# Directions:
The answer is every record that follows, printed exactly.

# The data:
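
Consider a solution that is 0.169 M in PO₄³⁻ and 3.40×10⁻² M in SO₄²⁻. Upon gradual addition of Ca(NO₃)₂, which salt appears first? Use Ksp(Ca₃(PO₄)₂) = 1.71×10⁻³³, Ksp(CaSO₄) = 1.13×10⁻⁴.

Ca₃(PO₄)₂

Precipitation of each salt begins when its ion product equals Ksp.
For Ca₃(PO₄)₂: [Ca²⁺] = (Ksp/[PO₄³⁻]^2)^(1/3) = 3.91×10⁻¹¹ M
For CaSO₄: [Ca²⁺] = (Ksp/[SO₄²⁻]) = 3.32×10⁻³ M
Since Ca₃(PO₄)₂ needs less Ca²⁺ to reach saturation, it precipitates first.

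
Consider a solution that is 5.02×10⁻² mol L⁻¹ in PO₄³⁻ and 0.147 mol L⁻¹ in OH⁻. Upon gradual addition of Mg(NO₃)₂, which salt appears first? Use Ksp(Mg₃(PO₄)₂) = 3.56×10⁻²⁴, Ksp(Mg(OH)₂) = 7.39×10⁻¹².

Precipitation begins when Q = Ksp.
For Mg₃(PO₄)₂: [Mg²⁺] = (Ksp/[PO₄³⁻]^2)^(1/3) = 1.12×10⁻⁷ mol L⁻¹
For Mg(OH)₂: [Mg²⁺] = (Ksp/[OH⁻]^2) = 3.42×10⁻¹⁰ mol L⁻¹
Since Mg(OH)₂ needs less Mg²⁺ to reach saturation, it precipitates first.

Mg(OH)₂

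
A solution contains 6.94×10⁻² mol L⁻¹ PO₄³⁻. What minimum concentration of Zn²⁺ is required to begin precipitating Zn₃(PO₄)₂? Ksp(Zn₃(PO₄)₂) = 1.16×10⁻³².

1.34×10⁻¹⁰ M

A salt starts to precipitate once the ion product Q reaches its Ksp.
Zn₃(PO₄)₂(s) ⇌ 3 Zn²⁺(aq) + 2 PO₄³⁻(aq)
Ksp = [Zn²⁺]^3[PO₄³⁻]^2 = [Zn²⁺]^3(6.94×10⁻²)^2
[Zn²⁺]^3 = 1.16×10⁻³² / (6.94×10⁻²)^2 = 2.41×10⁻³⁰
[Zn²⁺] = 1.34×10⁻¹⁰ mol L⁻¹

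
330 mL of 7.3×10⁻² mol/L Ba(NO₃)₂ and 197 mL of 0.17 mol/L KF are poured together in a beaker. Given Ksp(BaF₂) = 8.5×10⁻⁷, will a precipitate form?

The combined volume is 527 mL.
[Ba²⁺] = (7.3×10⁻²)(330)/527 = 4.6×10⁻² mol/L
[F⁻] = (0.17)(197)/527 = 6.4×10⁻² mol/L
Q = [Ba²⁺][F⁻]^2 = 1.8×10⁻⁴
Q = 1.8×10⁻⁴ > Ksp = 8.5×10⁻⁷, so the solution is supersaturated and BaF₂ precipitates.

Yes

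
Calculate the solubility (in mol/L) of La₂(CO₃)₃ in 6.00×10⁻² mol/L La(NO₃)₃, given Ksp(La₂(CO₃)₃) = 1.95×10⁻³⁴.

1.26×10⁻¹¹ M

La₂(CO₃)₃(s) ⇌ 2 La³⁺(aq) + 3 CO₃²⁻(aq)
La³⁺ is already present at 6.00×10⁻² mol/L. If s mol/L of La₂(CO₃)₃ dissolves, [CO₃²⁻] = 3s while [La³⁺] ≈ 6.00×10⁻² mol/L.
Ksp = [La³⁺]^2[CO₃²⁻]^3 = (6.00×10⁻²)^2(3s)^3
(3s)^3 = 1.95×10⁻³⁴ / (6.00×10⁻²)^2 = 5.42×10⁻³²
s = 1.26×10⁻¹¹ mol/L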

# Solution for this task:
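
Consider a solution that is 0.169 M in PO₄³⁻ and 3.40×10⁻² M in SO₄²⁻. Upon gradual addition of Ca(NO₃)₂, which salt appears first? Use Ksp(Ca₃(PO₄)₂) = 1.71×10⁻³³, Ksp(CaSO₄) = 1.13×10⁻⁴.

Ca₃(PO₄)₂

Precipitation of each salt begins when its ion product equals Ksp.
For Ca₃(PO₄)₂: [Ca²⁺] = (Ksp/[PO₄³⁻]^2)^(1/3) = 3.91×10⁻¹¹ M
For CaSO₄: [Ca²⁺] = (Ksp/[SO₄²⁻]) = 3.32×10⁻³ M
Since Ca₃(PO₄)₂ needs less Ca²⁺ to reach saturation, it precipitates first.

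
Consider a solution that is 5.02×10⁻² mol L⁻¹ in PO₄³⁻ and 0.147 mol L⁻¹ in OH⁻. Upon gradual addition of Mg(NO₃)₂, which salt appears first? Use Ksp(Mg₃(PO₄)₂) = 3.56×10⁻²⁴, Ksp(Mg(OH)₂) = 7.39×10⁻¹².

Precipitation begins when Q = Ksp.
For Mg₃(PO₄)₂: [Mg²⁺] = (Ksp/[PO₄³⁻]^2)^(1/3) = 1.12×10⁻⁷ mol L⁻¹
For Mg(OH)₂: [Mg²⁺] = (Ksp/[OH⁻]^2) = 3.42×10⁻¹⁰ mol L⁻¹
Since Mg(OH)₂ needs less Mg²⁺ to reach saturation, it precipitates first.

Mg(OH)₂

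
A solution contains 6.94×10⁻² mol L⁻¹ PO₄³⁻. What minimum concentration of Zn²⁺ is required to begin precipitating Zn₃(PO₄)₂? Ksp(Zn₃(PO₄)₂) = 1.16×10⁻³².

1.34×10⁻¹⁰ M

A salt starts to precipitate once the ion product Q reaches its Ksp.
Zn₃(PO₄)₂(s) ⇌ 3 Zn²⁺(aq) + 2 PO₄³⁻(aq)
Ksp = [Zn²⁺]^3[PO₄³⁻]^2 = [Zn²⁺]^3(6.94×10⁻²)^2
[Zn²⁺]^3 = 1.16×10⁻³² / (6.94×10⁻²)^2 = 2.41×10⁻³⁰
[Zn²⁺] = 1.34×10⁻¹⁰ mol L⁻¹

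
330 mL of 7.3×10⁻² mol/L Ba(NO₃)₂ and 197 mL of 0.17 mol/L KF are poured together in a beaker. Given Ksp(BaF₂) = 8.5×10⁻⁷, will a precipitate form?

The combined volume is 527 mL.
[Ba²⁺] = (7.3×10⁻²)(330)/527 = 4.6×10⁻² mol/L
[F⁻] = (0.17)(197)/527 = 6.4×10⁻² mol/L
Q = [Ba²⁺][F⁻]^2 = 1.8×10⁻⁴
Q = 1.8×10⁻⁴ > Ksp = 8.5×10⁻⁷, so the solution is supersaturated and BaF₂ precipitates.

Yes

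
Calculate the solubility (in mol/L) of La₂(CO₃)₃ in 6.00×10⁻² mol/L La(NO₃)₃, given Ksp(La₂(CO₃)₃) = 1.95×10⁻³⁴.

1.26×10⁻¹¹ M

La₂(CO₃)₃(s) ⇌ 2 La³⁺(aq) + 3 CO₃²⁻(aq)
La³⁺ is already present at 6.00×10⁻² mol/L. If s mol/L of La₂(CO₃)₃ dissolves, [CO₃²⁻] = 3s while [La³⁺] ≈ 6.00×10⁻² mol/L.
Ksp = [La³⁺]^2[CO₃²⁻]^3 = (6.00×10⁻²)^2(3s)^3
(3s)^3 = 1.95×10⁻³⁴ / (6.00×10⁻²)^2 = 5.42×10⁻³²
s = 1.26×10⁻¹¹ mol/L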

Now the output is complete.